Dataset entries

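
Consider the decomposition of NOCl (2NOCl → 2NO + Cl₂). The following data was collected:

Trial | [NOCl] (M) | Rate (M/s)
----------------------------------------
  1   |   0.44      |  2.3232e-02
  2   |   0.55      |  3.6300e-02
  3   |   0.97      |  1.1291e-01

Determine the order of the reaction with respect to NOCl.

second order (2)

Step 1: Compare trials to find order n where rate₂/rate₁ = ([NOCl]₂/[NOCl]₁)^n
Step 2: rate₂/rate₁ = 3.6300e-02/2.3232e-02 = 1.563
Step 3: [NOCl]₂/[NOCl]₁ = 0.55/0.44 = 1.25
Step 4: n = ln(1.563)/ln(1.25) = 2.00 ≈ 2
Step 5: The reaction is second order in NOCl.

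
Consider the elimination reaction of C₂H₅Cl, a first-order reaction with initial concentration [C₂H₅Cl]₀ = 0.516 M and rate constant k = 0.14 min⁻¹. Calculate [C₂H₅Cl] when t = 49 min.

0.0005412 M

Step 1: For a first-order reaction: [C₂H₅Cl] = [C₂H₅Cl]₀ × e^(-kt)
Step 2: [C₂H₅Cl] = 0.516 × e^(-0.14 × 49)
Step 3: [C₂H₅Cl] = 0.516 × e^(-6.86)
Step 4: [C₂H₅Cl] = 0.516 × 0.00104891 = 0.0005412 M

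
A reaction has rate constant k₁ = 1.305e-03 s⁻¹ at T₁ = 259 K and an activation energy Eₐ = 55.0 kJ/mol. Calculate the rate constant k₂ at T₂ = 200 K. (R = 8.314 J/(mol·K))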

---

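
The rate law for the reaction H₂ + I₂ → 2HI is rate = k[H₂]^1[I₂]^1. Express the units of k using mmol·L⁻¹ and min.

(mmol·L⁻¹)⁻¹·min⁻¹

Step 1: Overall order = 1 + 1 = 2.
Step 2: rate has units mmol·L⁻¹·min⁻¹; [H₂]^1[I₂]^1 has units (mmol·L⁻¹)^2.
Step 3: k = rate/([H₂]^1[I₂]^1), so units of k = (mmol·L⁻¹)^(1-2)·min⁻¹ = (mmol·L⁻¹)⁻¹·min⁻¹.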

---

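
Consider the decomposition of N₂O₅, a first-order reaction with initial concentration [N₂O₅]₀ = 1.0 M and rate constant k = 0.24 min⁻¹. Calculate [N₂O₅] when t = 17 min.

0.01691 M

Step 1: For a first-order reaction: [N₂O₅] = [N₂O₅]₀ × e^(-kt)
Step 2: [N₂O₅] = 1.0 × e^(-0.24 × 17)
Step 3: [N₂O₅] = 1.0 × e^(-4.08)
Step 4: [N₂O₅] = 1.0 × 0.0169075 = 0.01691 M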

■ TASK PROMPT: All lines in the data above from the one with "Consider the decomposition of NOCl" through the one with "A reaction has" must be repeated exactly, and no others.

■ RESULT:
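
Consider the decomposition of NOCl (2NOCl → 2NO + Cl₂). The following data was collected:

Trial | [NOCl] (M) | Rate (M/s)
----------------------------------------
  1   |   0.44      |  2.3232e-02
  2   |   0.55      |  3.6300e-02
  3   |   0.97      |  1.1291e-01

Determine the order of the reaction with respect to NOCl.

second order (2)

Step 1: Compare trials to find order n where rate₂/rate₁ = ([NOCl]₂/[NOCl]₁)^n
Step 2: rate₂/rate₁ = 3.6300e-02/2.3232e-02 = 1.563
Step 3: [NOCl]₂/[NOCl]₁ = 0.55/0.44 = 1.25
Step 4: n = ln(1.563)/ln(1.25) = 2.00 ≈ 2
Step 5: The reaction is second order in NOCl.

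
Consider the elimination reaction of C₂H₅Cl, a first-order reaction with initial concentration [C₂H₅Cl]₀ = 0.516 M and rate constant k = 0.14 min⁻¹. Calculate [C₂H₅Cl] when t = 49 min.

0.0005412 M

Step 1: For a first-order reaction: [C₂H₅Cl] = [C₂H₅Cl]₀ × e^(-kt)
Step 2: [C₂H₅Cl] = 0.516 × e^(-0.14 × 49)
Step 3: [C₂H₅Cl] = 0.516 × e^(-6.86)
Step 4: [C₂H₅Cl] = 0.516 × 0.00104891 = 0.0005412 M

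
A reaction has rate constant k₁ = 1.305e-03 s⁻¹ at T₁ = 259 K and an activation energy Eₐ = 55.0 kJ/mol. Calculate the rate constant k₂ at T₂ = 200 K. (R = 8.314 J/(mol·K))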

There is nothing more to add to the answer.